Stored data entries:
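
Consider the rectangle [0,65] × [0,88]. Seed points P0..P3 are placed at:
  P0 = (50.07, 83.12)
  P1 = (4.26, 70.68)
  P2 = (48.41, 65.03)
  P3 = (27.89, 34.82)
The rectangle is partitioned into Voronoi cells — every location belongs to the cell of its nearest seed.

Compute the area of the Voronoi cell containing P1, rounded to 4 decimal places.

Area of P1's cell: 971.4831

1. box [0,65]×[0,88]: [(0, 0) (65, 0) (65, 88) (0, 88)]
2. ⊥bis P1·P0 via (27.165,76.9): [(0, 0) (48.0477, 0) (24.1507, 88) (0, 88)]  |A|=3176.7302
3. ⊥bis P1·P2 via (26.335,67.855): [(0, 0) (17.6514, 0) (27.3876, 76.0802) (24.1507, 88) (0, 88)]  |A|=2020.4517
4. ⊥bis P1·P3 via (16.075,52.75): [(0, 42.1574) (25.1688, 58.7424) (27.3876, 76.0802) (24.1507, 88) (0, 88)]  |A|=971.4831
5. canonical 5-gon: [(0, 42.1574) (25.1688, 58.7424) (27.3876, 76.0802) (24.1507, 88) (0, 88)]
6. shoelace: 971.4831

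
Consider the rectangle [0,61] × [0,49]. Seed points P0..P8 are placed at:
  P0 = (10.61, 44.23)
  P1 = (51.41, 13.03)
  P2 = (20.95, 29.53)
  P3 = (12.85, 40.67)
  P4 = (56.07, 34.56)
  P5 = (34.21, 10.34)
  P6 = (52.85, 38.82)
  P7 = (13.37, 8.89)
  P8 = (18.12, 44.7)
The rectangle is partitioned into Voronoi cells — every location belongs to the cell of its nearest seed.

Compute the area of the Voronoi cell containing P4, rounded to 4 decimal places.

1. box [0,61]×[0,49]: [(0, 0) (61, 0) (61, 49) (0, 49)]
2. ⊥bis P4·P0 via (33.34,39.395): [(24.9601, 0) (61, 0) (61, 49) (35.3831, 49)]  |A|=1510.5907
3. ⊥bis P4·P1 via (53.74,23.795): [(31.0656, 28.7027) (61, 22.2236) (61, 49) (35.3831, 49)]  |A|=660.7441
4. ⊥bis P4·P2 via (38.51,32.045): [(39.2422, 26.9329) (61, 22.2236) (61, 49) (36.0817, 49)]  |A|=566.2352
5. ⊥bis P4·P3 via (34.46,37.615): [(39.2422, 26.9329) (61, 22.2236) (61, 49) (36.0817, 49)]  |A|=566.2352
6. ⊥bis P4·P5 via (45.14,22.45): [(39.104, 27.8979) (40.4667, 26.6679) (61, 22.2236) (61, 49) (36.0817, 49)]  |A|=565.6627
7. ⊥bis P4·P6 via (54.46,36.69): [(41.0375, 26.5444) (61, 22.2236) (61, 41.6334)]  |A|=193.7335
8. ⊥bis P4·P7 via (34.72,21.725): [(41.0375, 26.5444) (61, 22.2236) (61, 41.6334)]  |A|=193.7335
9. ⊥bis P4·P8 via (37.095,39.63): [(41.0375, 26.5444) (61, 22.2236) (61, 41.6334)]  |A|=193.7335
10. canonical 3-gon: [(41.0375, 26.5444) (61, 22.2236) (61, 41.6334)]
11. shoelace: 193.7335

Area of P4's cell: 193.7335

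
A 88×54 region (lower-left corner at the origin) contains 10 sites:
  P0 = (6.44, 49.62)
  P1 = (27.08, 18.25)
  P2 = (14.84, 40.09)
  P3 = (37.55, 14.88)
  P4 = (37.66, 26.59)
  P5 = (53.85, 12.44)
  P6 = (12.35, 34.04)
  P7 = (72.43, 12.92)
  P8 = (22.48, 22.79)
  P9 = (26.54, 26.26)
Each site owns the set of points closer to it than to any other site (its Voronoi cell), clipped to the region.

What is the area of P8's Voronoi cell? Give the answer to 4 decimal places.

1. box [0,88]×[0,54]: [(0, 0) (88, 0) (88, 54) (0, 54)]
2. ⊥bis P8·P0 via (14.46,36.205): [(0, 27.5603) (0, 0) (88, 0) (88, 54) (44.2256, 54)]  |A|=4167.3436
3. ⊥bis P8·P1 via (24.78,20.52): [(0, 27.5603) (0, 0) (4.5277, 0) (57.8233, 54) (44.2256, 54)]  |A|=1098.8194
4. ⊥bis P8·P2 via (18.66,31.44): [(0, 23.1994) (0, 0) (4.5277, 0) (48.6127, 44.6677)]  |A|=665.0125
5. ⊥bis P8·P3 via (30.015,18.835): [(42.0538, 41.7711) (0, 23.1994) (0, 0) (4.5277, 0) (37.8507, 33.7634)]  |A|=644.8389
6. ⊥bis P8·P4 via (30.07,24.69): [(27.4127, 35.3053) (0, 23.1994) (0, 0) (4.5277, 0) (29.8324, 25.6392)]  |A|=551.2238
7. ⊥bis P8·P5 via (38.165,17.615): [(27.4127, 35.3053) (0, 23.1994) (0, 0) (4.5277, 0) (29.8324, 25.6392)]  |A|=551.2238
8. ⊥bis P8·P6 via (17.415,28.415): [(27.4127, 35.3053) (22.8096, 33.2725) (0, 12.7338) (0, 0) (4.5277, 0) (29.8324, 25.6392)]  |A|=431.8652
9. ⊥bis P8·P7 via (47.455,17.855): [(27.4127, 35.3053) (22.8096, 33.2725) (0, 12.7338) (0, 0) (4.5277, 0) (29.8324, 25.6392)]  |A|=431.8652
10. ⊥bis P8·P9 via (24.51,24.525): [(19.5456, 30.3335) (0, 12.7338) (0, 0) (4.5277, 0) (26.4697, 22.2321)]  |A|=358.9641
11. canonical 5-gon: [(19.5456, 30.3335) (0, 12.7338) (0, 0) (4.5277, 0) (26.4697, 22.2321)]
12. shoelace: 358.9641

Area of P8's cell: 358.9641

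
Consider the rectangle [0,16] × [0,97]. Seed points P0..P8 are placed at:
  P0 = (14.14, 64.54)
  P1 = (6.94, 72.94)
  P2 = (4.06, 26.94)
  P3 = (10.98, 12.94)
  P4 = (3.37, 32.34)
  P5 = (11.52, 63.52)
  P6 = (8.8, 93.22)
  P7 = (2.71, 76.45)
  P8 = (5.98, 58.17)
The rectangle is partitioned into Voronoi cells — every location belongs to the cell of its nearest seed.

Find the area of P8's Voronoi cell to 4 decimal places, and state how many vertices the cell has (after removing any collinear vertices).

1. box [0,16]×[0,97]: [(0, 0) (16, 0) (16, 97) (0, 97)]
2. ⊥bis P8·P0 via (10.06,61.355): [(0, 74.2419) (0, 0) (16, 0) (16, 53.7458)]  |A|=1023.9019
3. ⊥bis P8·P1 via (6.46,65.555): [(6.7985, 65.533) (0, 65.9749) (0, 0) (16, 0) (16, 53.7458)]  |A|=995.8002
4. ⊥bis P8·P2 via (5.02,42.555): [(6.7985, 65.533) (0, 65.9749) (0, 42.8636) (16, 41.88) (16, 53.7458)]  |A|=317.8516
5. ⊥bis P8·P3 via (8.48,35.555): [(6.7985, 65.533) (0, 65.9749) (0, 42.8636) (16, 41.88) (16, 53.7458)]  |A|=317.8516
6. ⊥bis P8·P4 via (4.675,45.255): [(6.7985, 65.533) (0, 65.9749) (0, 45.7274) (16, 44.1107) (16, 53.7458)]  |A|=277.0958
7. ⊥bis P8·P5 via (8.75,60.845): [(4.0503, 65.7116) (0, 65.9749) (0, 45.7274) (16, 44.1107) (16, 53.3375)]  |A|=259.2812
8. ⊥bis P8·P6 via (7.39,75.695): [(4.0503, 65.7116) (0, 65.9749) (0, 45.7274) (16, 44.1107) (16, 53.3375)]  |A|=259.2812
9. ⊥bis P8·P7 via (4.345,67.31): [(4.0503, 65.7116) (0, 65.9749) (0, 45.7274) (16, 44.1107) (16, 53.3375)]  |A|=259.2812
10. canonical 5-gon: [(4.0503, 65.7116) (0, 65.9749) (0, 45.7274) (16, 44.1107) (16, 53.3375)]
11. shoelace: 259.2812

Area of P8's cell: 259.2812 (5 vertices)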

EXERCISE –
Starting with the line with "P8 = (22.48, 22.79)" above and going on through the line with "Each site owns", transcribe every line exactly, both ends included, and add nothing.

RESPONSE –
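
  P8 = (22.48, 22.79)
  P9 = (26.54, 26.26)
Each site owns the set of points closer to it than to any other site (its Voronoi cell), clipped to the region.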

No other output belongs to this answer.